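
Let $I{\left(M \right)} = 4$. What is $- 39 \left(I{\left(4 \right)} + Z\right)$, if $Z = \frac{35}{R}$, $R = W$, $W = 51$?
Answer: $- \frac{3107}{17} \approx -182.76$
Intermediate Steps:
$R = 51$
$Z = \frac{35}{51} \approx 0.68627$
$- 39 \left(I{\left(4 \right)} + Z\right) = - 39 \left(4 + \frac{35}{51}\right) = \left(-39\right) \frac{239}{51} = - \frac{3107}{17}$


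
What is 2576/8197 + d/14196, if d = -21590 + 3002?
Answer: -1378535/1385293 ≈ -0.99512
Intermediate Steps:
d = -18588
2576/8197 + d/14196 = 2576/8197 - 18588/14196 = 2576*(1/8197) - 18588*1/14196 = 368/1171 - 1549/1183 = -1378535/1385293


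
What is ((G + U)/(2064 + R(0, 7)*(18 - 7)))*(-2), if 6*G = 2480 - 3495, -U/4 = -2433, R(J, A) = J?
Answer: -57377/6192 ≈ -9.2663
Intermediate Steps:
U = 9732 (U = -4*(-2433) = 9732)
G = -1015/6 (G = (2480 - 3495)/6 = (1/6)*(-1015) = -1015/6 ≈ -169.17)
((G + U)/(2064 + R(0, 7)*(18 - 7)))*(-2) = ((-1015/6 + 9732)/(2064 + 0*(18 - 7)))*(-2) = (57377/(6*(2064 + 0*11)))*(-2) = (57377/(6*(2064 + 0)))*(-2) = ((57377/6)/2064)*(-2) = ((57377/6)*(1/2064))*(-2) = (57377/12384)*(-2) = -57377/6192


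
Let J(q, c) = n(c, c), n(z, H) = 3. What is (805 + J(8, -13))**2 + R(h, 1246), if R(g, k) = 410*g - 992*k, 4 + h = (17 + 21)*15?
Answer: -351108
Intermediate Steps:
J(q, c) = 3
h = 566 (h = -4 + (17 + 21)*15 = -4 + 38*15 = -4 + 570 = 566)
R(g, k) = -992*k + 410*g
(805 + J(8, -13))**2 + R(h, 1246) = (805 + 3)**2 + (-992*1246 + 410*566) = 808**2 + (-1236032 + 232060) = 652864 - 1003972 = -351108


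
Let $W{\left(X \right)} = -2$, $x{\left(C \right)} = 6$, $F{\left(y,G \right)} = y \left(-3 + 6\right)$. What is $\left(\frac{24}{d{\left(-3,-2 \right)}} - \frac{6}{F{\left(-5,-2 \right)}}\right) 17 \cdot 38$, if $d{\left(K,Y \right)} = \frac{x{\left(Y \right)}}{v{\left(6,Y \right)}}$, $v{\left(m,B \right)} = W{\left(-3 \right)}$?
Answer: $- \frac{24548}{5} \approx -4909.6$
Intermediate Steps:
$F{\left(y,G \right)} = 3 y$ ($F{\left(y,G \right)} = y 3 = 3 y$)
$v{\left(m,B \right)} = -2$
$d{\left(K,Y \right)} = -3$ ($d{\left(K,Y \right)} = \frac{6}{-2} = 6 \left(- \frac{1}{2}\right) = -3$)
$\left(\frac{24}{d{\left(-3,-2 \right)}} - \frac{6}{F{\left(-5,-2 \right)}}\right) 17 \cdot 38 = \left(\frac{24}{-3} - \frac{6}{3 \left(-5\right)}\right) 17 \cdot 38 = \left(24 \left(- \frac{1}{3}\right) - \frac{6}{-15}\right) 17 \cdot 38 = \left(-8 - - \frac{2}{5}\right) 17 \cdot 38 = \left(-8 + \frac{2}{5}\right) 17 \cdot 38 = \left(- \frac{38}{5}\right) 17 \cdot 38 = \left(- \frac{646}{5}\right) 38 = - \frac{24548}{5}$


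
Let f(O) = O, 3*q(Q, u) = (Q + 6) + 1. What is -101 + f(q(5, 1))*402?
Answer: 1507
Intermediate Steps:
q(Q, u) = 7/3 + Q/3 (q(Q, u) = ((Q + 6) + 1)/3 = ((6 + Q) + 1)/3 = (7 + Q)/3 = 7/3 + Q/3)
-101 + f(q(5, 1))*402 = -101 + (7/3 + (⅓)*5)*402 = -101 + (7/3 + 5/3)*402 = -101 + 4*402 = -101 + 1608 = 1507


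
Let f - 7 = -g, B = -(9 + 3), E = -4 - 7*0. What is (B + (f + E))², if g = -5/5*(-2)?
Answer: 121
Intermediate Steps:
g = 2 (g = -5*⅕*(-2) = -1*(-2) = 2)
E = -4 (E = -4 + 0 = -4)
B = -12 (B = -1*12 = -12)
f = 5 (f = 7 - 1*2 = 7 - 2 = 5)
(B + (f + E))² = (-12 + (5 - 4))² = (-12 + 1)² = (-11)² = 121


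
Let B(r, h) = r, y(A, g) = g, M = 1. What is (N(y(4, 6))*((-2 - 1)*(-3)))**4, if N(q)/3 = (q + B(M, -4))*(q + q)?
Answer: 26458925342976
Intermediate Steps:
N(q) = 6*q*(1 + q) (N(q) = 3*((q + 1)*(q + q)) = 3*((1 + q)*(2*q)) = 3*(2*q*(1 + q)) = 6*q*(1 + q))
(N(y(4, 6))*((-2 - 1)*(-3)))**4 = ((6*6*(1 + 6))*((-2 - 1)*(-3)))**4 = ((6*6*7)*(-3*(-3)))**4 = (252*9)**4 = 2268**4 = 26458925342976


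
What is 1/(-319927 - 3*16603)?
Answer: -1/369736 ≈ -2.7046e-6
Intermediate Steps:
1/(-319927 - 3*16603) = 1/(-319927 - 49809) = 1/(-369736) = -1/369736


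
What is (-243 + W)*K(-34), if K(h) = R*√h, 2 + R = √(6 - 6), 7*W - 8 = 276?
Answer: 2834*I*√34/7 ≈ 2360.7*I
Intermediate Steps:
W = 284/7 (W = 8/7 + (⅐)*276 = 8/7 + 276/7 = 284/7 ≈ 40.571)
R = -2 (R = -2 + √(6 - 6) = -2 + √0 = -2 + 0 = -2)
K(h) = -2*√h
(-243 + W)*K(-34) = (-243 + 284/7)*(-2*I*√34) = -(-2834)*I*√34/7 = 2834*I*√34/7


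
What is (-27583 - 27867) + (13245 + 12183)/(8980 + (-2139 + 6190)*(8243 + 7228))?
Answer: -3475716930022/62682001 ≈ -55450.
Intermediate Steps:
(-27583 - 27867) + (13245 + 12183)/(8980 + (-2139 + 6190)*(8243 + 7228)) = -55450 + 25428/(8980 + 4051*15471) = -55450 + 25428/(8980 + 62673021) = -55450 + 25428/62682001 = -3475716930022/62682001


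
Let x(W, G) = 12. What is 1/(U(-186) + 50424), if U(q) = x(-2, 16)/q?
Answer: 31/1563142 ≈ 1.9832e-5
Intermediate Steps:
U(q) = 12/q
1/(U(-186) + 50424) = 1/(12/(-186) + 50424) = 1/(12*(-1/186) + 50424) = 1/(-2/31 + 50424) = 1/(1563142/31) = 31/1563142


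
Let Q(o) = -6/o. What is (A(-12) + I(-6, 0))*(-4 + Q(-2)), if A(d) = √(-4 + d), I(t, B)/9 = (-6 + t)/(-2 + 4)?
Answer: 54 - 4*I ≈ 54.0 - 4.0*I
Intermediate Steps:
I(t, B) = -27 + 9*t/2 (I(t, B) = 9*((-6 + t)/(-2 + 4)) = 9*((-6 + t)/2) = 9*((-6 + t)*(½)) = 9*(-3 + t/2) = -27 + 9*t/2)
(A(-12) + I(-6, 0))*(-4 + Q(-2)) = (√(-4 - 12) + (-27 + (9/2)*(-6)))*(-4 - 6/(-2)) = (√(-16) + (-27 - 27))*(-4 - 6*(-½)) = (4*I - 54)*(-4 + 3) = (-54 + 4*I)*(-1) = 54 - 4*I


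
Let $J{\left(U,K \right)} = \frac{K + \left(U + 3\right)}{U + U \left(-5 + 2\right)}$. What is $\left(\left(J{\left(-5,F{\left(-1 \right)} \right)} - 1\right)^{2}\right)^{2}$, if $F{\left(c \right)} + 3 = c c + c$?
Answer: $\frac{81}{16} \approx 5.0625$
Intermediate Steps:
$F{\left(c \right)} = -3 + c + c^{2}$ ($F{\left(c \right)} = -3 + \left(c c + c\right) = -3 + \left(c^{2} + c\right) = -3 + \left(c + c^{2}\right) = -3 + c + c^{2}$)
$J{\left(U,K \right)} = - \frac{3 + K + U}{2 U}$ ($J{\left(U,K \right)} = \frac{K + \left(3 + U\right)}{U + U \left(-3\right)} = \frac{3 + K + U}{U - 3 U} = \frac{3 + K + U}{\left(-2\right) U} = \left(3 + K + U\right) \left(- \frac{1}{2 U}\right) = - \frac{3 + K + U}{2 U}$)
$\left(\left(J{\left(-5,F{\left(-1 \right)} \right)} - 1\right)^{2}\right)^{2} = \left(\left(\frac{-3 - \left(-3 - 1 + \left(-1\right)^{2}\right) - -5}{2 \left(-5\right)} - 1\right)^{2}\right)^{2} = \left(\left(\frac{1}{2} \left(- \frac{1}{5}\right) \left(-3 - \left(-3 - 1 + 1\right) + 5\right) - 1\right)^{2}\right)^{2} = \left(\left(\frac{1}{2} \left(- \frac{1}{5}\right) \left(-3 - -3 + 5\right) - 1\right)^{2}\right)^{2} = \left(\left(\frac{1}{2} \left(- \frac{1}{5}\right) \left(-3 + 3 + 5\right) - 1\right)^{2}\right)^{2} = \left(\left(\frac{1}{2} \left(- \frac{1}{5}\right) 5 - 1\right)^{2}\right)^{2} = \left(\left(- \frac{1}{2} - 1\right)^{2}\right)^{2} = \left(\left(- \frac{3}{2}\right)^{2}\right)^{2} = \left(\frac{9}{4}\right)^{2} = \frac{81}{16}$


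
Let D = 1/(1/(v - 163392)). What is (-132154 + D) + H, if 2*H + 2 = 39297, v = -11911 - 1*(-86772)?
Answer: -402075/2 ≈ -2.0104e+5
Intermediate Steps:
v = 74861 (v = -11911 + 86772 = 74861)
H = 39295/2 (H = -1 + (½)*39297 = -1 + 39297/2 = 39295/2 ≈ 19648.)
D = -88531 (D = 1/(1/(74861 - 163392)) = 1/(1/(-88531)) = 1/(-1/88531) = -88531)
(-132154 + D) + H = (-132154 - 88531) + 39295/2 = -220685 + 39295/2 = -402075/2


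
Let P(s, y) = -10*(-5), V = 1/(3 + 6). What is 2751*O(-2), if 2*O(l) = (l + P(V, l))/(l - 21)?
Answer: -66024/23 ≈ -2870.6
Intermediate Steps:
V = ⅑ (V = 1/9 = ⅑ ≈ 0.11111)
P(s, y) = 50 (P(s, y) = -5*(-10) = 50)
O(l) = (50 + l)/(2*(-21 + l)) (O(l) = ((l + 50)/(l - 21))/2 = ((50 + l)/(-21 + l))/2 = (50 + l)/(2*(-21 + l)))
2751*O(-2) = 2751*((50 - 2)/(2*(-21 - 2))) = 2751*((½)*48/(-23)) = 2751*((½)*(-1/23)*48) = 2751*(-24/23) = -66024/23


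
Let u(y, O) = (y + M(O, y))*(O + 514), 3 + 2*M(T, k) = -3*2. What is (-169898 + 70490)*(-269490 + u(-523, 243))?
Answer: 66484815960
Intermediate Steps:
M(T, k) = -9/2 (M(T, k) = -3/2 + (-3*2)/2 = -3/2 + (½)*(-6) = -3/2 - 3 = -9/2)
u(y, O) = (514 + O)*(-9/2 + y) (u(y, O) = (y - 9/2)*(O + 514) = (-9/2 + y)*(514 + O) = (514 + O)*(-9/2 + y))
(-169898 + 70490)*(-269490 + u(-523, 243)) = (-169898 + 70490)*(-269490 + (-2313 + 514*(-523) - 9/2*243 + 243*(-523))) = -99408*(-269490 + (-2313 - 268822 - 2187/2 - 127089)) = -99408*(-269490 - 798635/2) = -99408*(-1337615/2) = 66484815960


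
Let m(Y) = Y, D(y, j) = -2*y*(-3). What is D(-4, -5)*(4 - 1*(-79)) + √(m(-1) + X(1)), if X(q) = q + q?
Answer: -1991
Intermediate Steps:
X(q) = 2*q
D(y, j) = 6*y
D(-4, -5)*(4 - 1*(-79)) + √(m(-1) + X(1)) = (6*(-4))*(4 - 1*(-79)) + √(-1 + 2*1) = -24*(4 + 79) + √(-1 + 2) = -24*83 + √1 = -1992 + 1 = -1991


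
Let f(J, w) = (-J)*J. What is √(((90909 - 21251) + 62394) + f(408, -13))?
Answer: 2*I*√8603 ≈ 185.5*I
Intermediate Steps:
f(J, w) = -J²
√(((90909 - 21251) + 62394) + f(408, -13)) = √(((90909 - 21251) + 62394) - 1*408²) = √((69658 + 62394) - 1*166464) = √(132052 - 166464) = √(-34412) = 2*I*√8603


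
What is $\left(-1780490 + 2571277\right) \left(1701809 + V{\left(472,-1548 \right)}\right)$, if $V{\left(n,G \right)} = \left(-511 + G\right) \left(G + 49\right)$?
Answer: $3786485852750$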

Instructions for the task - Reproduce the lines above, beginning at the line with "What is (-243" and stopping after the line with "Answer: -3475716930022/62682001 ≈ -55450.", exactly as they are.

Task answer -
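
What is (-243 + W)*K(-34), if K(h) = R*√h, 2 + R = √(6 - 6), 7*W - 8 = 276?
Answer: 2834*I*√34/7 ≈ 2360.7*I
Intermediate Steps:
W = 284/7 (W = 8/7 + (⅐)*276 = 8/7 + 276/7 = 284/7 ≈ 40.571)
R = -2 (R = -2 + √(6 - 6) = -2 + √0 = -2 + 0 = -2)
K(h) = -2*√h
(-243 + W)*K(-34) = (-243 + 284/7)*(-2*I*√34) = -(-2834)*I*√34/7 = 2834*I*√34/7


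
What is (-27583 - 27867) + (13245 + 12183)/(8980 + (-2139 + 6190)*(8243 + 7228))?
Answer: -3475716930022/62682001 ≈ -55450.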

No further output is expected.